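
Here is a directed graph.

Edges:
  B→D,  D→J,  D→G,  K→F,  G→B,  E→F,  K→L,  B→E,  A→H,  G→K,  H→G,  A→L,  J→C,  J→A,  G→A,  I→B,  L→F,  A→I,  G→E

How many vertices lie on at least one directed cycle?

7

A vertex is on a directed cycle iff it belongs to a strongly connected component of size ≥ 2 (or has a self-loop).
The vertices on cycles are {A, B, D, G, H, I, J} — 7 in total.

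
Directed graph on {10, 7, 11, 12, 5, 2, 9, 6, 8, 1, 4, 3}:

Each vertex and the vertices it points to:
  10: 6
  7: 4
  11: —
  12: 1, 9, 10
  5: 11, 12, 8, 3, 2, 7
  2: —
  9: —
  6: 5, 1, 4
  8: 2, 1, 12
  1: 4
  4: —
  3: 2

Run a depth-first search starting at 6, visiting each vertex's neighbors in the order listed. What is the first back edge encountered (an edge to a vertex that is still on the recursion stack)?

10->6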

------------------------------------------------

• Required work
Write out the whole listing again, keeping every character as it is.

• Written response
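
Here is a directed graph.

Edges:
  B→D,  D→J,  D→G,  K→F,  G→B,  E→F,  K→L,  B→E,  A→H,  G→K,  H→G,  A→L,  J→C,  J→A,  G→A,  I→B,  L→F,  A→I,  G→E

How many vertices lie on at least one directed cycle?

7

A vertex is on a directed cycle iff it belongs to a strongly connected component of size ≥ 2 (or has a self-loop).
The vertices on cycles are {A, B, D, G, H, I, J} — 7 in total.

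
Directed graph on {10, 7, 11, 12, 5, 2, 9, 6, 8, 1, 4, 3}:

Each vertex and the vertices it points to:
  10: 6
  7: 4
  11: —
  12: 1, 9, 10
  5: 11, 12, 8, 3, 2, 7
  2: —
  9: —
  6: 5, 1, 4
  8: 2, 1, 12
  1: 4
  4: —
  3: 2

Run a depth-first search starting at 6, visiting each vertex's neighbors in the order listed. What is the first back edge encountered (an edge to a vertex that is still on the recursion stack)?

10->6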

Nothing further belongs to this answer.